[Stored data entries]

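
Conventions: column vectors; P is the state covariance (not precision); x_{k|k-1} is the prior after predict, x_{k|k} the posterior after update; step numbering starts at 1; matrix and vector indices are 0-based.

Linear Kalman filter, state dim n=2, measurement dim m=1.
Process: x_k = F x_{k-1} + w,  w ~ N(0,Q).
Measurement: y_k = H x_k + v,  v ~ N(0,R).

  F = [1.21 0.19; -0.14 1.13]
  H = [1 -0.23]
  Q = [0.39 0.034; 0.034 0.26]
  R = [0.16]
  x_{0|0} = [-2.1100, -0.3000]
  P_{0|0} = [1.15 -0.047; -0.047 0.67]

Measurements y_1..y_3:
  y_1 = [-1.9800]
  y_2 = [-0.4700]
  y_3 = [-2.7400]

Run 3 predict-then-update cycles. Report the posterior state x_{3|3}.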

* **WHAT THE EXERCISE ASKS**
Repeat the records word for word.

* **SOLVED EXERCISE**
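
Conventions: column vectors; P is the state covariance (not precision); x_{k|k-1} is the prior after predict, x_{k|k} the posterior after update; step numbering starts at 1; matrix and vector indices are 0-based.

Linear Kalman filter, state dim n=2, measurement dim m=1.
Process: x_k = F x_{k-1} + w,  w ~ N(0,Q).
Measurement: y_k = H x_k + v,  v ~ N(0,R).

  F = [1.21 0.19; -0.14 1.13]
  H = [1 -0.23]
  Q = [0.39 0.034; 0.034 0.26]
  R = [0.16]
  x_{0|0} = [-2.1100, -0.3000]
  P_{0|0} = [1.15 -0.047; -0.047 0.67]

Measurements y_1..y_3:
  y_1 = [-1.9800]
  y_2 = [-0.4700]
  y_3 = [-2.7400]

Run 3 predict-then-update cycles. Report the posterior state x_{3|3}.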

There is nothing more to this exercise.